What to produce
Every record must appear in your reply exactly as written.

[Dataset entries]
|---|

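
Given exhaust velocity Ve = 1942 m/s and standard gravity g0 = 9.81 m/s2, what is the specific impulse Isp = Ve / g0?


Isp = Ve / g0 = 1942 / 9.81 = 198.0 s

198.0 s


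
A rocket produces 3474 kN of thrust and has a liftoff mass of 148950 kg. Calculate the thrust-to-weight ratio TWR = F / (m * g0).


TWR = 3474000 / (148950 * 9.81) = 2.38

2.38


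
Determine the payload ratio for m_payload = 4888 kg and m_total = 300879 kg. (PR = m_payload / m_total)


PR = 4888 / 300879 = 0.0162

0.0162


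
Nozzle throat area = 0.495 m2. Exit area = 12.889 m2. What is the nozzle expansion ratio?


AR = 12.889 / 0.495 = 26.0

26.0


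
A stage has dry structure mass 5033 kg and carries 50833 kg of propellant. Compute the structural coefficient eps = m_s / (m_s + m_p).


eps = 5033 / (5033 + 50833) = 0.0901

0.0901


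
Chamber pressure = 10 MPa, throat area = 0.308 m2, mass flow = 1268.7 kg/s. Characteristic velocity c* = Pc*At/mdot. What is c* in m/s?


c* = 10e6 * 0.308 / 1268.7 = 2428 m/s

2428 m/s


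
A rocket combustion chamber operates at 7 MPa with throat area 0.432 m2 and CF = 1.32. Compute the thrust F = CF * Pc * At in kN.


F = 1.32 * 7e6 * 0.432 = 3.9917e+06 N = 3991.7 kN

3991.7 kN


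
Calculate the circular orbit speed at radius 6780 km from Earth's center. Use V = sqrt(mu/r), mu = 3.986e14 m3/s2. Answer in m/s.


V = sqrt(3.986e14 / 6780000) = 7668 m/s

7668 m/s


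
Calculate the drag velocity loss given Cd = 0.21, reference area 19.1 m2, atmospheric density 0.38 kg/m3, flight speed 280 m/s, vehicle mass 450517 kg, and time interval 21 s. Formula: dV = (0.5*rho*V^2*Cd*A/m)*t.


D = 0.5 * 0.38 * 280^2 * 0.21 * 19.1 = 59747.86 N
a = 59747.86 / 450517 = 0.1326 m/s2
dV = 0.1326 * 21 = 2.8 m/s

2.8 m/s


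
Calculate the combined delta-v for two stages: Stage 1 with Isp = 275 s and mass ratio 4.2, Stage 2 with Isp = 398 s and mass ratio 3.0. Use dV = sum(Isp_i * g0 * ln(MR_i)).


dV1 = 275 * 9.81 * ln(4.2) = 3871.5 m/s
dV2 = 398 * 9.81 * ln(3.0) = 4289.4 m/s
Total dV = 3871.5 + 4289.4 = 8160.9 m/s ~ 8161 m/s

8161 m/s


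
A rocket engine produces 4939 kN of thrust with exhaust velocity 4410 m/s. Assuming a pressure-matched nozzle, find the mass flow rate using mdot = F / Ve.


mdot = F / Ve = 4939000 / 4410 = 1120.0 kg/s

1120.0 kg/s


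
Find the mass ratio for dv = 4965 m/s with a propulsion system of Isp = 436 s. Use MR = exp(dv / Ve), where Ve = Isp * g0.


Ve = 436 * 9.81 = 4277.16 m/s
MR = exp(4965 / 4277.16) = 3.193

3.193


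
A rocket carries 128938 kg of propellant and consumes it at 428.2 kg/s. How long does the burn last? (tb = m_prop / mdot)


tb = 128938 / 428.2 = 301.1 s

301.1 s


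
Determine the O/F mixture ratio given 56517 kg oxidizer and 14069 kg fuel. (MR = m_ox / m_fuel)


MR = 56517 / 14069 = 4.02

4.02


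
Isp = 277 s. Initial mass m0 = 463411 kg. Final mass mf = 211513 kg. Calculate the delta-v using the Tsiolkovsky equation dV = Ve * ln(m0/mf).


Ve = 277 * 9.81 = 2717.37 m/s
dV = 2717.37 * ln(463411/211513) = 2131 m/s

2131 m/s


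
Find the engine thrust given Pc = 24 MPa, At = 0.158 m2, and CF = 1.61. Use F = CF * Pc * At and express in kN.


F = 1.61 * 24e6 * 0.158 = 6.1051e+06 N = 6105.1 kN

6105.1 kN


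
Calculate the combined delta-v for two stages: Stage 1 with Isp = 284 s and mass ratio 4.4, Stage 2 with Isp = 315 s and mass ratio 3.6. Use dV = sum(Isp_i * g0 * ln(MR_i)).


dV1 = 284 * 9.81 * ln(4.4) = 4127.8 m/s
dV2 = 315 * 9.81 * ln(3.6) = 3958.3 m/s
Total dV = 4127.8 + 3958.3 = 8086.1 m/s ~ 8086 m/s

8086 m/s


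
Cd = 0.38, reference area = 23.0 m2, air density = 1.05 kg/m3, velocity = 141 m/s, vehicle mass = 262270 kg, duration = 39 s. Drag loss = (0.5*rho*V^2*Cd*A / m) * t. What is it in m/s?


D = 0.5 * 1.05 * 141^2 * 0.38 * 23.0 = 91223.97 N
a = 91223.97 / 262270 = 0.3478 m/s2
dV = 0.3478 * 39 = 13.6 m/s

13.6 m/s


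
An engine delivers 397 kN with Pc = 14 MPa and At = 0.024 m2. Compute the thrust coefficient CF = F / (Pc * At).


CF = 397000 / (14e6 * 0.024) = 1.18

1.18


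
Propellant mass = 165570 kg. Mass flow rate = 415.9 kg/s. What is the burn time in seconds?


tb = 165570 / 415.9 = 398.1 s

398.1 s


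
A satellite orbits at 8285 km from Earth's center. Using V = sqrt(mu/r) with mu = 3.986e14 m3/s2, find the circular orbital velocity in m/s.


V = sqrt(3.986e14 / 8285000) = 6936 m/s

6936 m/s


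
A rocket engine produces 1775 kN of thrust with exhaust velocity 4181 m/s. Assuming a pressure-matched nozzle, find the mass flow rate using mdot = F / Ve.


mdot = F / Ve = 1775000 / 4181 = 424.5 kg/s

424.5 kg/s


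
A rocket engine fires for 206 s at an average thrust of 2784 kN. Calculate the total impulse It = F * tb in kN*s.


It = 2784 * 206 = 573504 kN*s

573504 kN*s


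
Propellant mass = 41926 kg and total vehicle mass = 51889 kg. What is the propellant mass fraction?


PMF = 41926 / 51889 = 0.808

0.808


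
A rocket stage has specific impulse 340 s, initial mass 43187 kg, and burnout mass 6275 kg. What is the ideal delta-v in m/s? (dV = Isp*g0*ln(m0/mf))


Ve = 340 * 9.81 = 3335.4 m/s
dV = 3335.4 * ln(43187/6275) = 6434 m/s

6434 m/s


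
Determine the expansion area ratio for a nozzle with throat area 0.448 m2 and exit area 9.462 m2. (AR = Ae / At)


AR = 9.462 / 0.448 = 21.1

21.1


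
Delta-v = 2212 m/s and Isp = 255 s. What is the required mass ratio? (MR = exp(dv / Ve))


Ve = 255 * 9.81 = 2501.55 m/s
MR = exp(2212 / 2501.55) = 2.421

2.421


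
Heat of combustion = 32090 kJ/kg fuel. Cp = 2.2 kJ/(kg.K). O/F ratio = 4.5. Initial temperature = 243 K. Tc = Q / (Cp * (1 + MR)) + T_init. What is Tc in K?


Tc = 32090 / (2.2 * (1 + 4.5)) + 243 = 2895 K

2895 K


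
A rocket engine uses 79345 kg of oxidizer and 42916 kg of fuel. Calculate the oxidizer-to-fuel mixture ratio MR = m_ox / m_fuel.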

|---|

Solution for this problem
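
Given exhaust velocity Ve = 1942 m/s and standard gravity g0 = 9.81 m/s2, what is the specific impulse Isp = Ve / g0?


Isp = Ve / g0 = 1942 / 9.81 = 198.0 s

198.0 s


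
A rocket produces 3474 kN of thrust and has a liftoff mass of 148950 kg. Calculate the thrust-to-weight ratio TWR = F / (m * g0).


TWR = 3474000 / (148950 * 9.81) = 2.38

2.38


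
Determine the payload ratio for m_payload = 4888 kg and m_total = 300879 kg. (PR = m_payload / m_total)


PR = 4888 / 300879 = 0.0162

0.0162


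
Nozzle throat area = 0.495 m2. Exit area = 12.889 m2. What is the nozzle expansion ratio?


AR = 12.889 / 0.495 = 26.0

26.0


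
A stage has dry structure mass 5033 kg and carries 50833 kg of propellant. Compute the structural coefficient eps = m_s / (m_s + m_p).


eps = 5033 / (5033 + 50833) = 0.0901

0.0901


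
Chamber pressure = 10 MPa, throat area = 0.308 m2, mass flow = 1268.7 kg/s. Characteristic velocity c* = Pc*At/mdot. What is c* in m/s?


c* = 10e6 * 0.308 / 1268.7 = 2428 m/s

2428 m/s


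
A rocket combustion chamber operates at 7 MPa with throat area 0.432 m2 and CF = 1.32. Compute the thrust F = CF * Pc * At in kN.


F = 1.32 * 7e6 * 0.432 = 3.9917e+06 N = 3991.7 kN

3991.7 kN


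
Calculate the circular orbit speed at radius 6780 km from Earth's center. Use V = sqrt(mu/r), mu = 3.986e14 m3/s2. Answer in m/s.


V = sqrt(3.986e14 / 6780000) = 7668 m/s

7668 m/s


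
Calculate the drag velocity loss given Cd = 0.21, reference area 19.1 m2, atmospheric density 0.38 kg/m3, flight speed 280 m/s, vehicle mass 450517 kg, and time interval 21 s. Formula: dV = (0.5*rho*V^2*Cd*A/m)*t.


D = 0.5 * 0.38 * 280^2 * 0.21 * 19.1 = 59747.86 N
a = 59747.86 / 450517 = 0.1326 m/s2
dV = 0.1326 * 21 = 2.8 m/s

2.8 m/s


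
Calculate the combined delta-v for two stages: Stage 1 with Isp = 275 s and mass ratio 4.2, Stage 2 with Isp = 398 s and mass ratio 3.0. Use dV = sum(Isp_i * g0 * ln(MR_i)).


dV1 = 275 * 9.81 * ln(4.2) = 3871.5 m/s
dV2 = 398 * 9.81 * ln(3.0) = 4289.4 m/s
Total dV = 3871.5 + 4289.4 = 8160.9 m/s ~ 8161 m/s

8161 m/s


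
A rocket engine produces 4939 kN of thrust with exhaust velocity 4410 m/s. Assuming a pressure-matched nozzle, find the mass flow rate using mdot = F / Ve.


mdot = F / Ve = 4939000 / 4410 = 1120.0 kg/s

1120.0 kg/s


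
Find the mass ratio for dv = 4965 m/s with a propulsion system of Isp = 436 s. Use MR = exp(dv / Ve), where Ve = Isp * g0.


Ve = 436 * 9.81 = 4277.16 m/s
MR = exp(4965 / 4277.16) = 3.193

3.193


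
A rocket carries 128938 kg of propellant and consumes it at 428.2 kg/s. How long does the burn last? (tb = m_prop / mdot)


tb = 128938 / 428.2 = 301.1 s

301.1 s


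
Determine the O/F mixture ratio given 56517 kg oxidizer and 14069 kg fuel. (MR = m_ox / m_fuel)


MR = 56517 / 14069 = 4.02

4.02


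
Isp = 277 s. Initial mass m0 = 463411 kg. Final mass mf = 211513 kg. Calculate the delta-v using the Tsiolkovsky equation dV = Ve * ln(m0/mf).


Ve = 277 * 9.81 = 2717.37 m/s
dV = 2717.37 * ln(463411/211513) = 2131 m/s

2131 m/s


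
Find the engine thrust given Pc = 24 MPa, At = 0.158 m2, and CF = 1.61. Use F = CF * Pc * At and express in kN.


F = 1.61 * 24e6 * 0.158 = 6.1051e+06 N = 6105.1 kN

6105.1 kN


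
Calculate the combined delta-v for two stages: Stage 1 with Isp = 284 s and mass ratio 4.4, Stage 2 with Isp = 315 s and mass ratio 3.6. Use dV = sum(Isp_i * g0 * ln(MR_i)).


dV1 = 284 * 9.81 * ln(4.4) = 4127.8 m/s
dV2 = 315 * 9.81 * ln(3.6) = 3958.3 m/s
Total dV = 4127.8 + 3958.3 = 8086.1 m/s ~ 8086 m/s

8086 m/s


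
Cd = 0.38, reference area = 23.0 m2, air density = 1.05 kg/m3, velocity = 141 m/s, vehicle mass = 262270 kg, duration = 39 s. Drag loss = (0.5*rho*V^2*Cd*A / m) * t. What is it in m/s?


D = 0.5 * 1.05 * 141^2 * 0.38 * 23.0 = 91223.97 N
a = 91223.97 / 262270 = 0.3478 m/s2
dV = 0.3478 * 39 = 13.6 m/s

13.6 m/s


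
An engine delivers 397 kN with Pc = 14 MPa and At = 0.024 m2. Compute the thrust coefficient CF = F / (Pc * At).


CF = 397000 / (14e6 * 0.024) = 1.18

1.18


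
Propellant mass = 165570 kg. Mass flow rate = 415.9 kg/s. What is the burn time in seconds?


tb = 165570 / 415.9 = 398.1 s

398.1 s


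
A satellite orbits at 8285 km from Earth's center. Using V = sqrt(mu/r) with mu = 3.986e14 m3/s2, find the circular orbital velocity in m/s.


V = sqrt(3.986e14 / 8285000) = 6936 m/s

6936 m/s


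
A rocket engine produces 1775 kN of thrust with exhaust velocity 4181 m/s. Assuming a pressure-matched nozzle, find the mass flow rate using mdot = F / Ve.


mdot = F / Ve = 1775000 / 4181 = 424.5 kg/s

424.5 kg/s


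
A rocket engine fires for 206 s at an average thrust of 2784 kN. Calculate the total impulse It = F * tb in kN*s.


It = 2784 * 206 = 573504 kN*s

573504 kN*s


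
Propellant mass = 41926 kg and total vehicle mass = 51889 kg. What is the propellant mass fraction?


PMF = 41926 / 51889 = 0.808

0.808


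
A rocket stage has specific impulse 340 s, initial mass 43187 kg, and burnout mass 6275 kg. What is the ideal delta-v in m/s? (dV = Isp*g0*ln(m0/mf))


Ve = 340 * 9.81 = 3335.4 m/s
dV = 3335.4 * ln(43187/6275) = 6434 m/s

6434 m/s


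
Determine the expansion area ratio for a nozzle with throat area 0.448 m2 and exit area 9.462 m2. (AR = Ae / At)


AR = 9.462 / 0.448 = 21.1

21.1


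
Delta-v = 2212 m/s and Isp = 255 s. What is the required mass ratio? (MR = exp(dv / Ve))


Ve = 255 * 9.81 = 2501.55 m/s
MR = exp(2212 / 2501.55) = 2.421

2.421


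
Heat of combustion = 32090 kJ/kg fuel. Cp = 2.2 kJ/(kg.K). O/F ratio = 4.5. Initial temperature = 243 K. Tc = Q / (Cp * (1 + MR)) + T_init. What is Tc in K?


Tc = 32090 / (2.2 * (1 + 4.5)) + 243 = 2895 K

2895 K


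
A rocket engine uses 79345 kg of oxidizer and 42916 kg of fuel. Calculate the oxidizer-to-fuel mixture ratio MR = m_ox / m_fuel.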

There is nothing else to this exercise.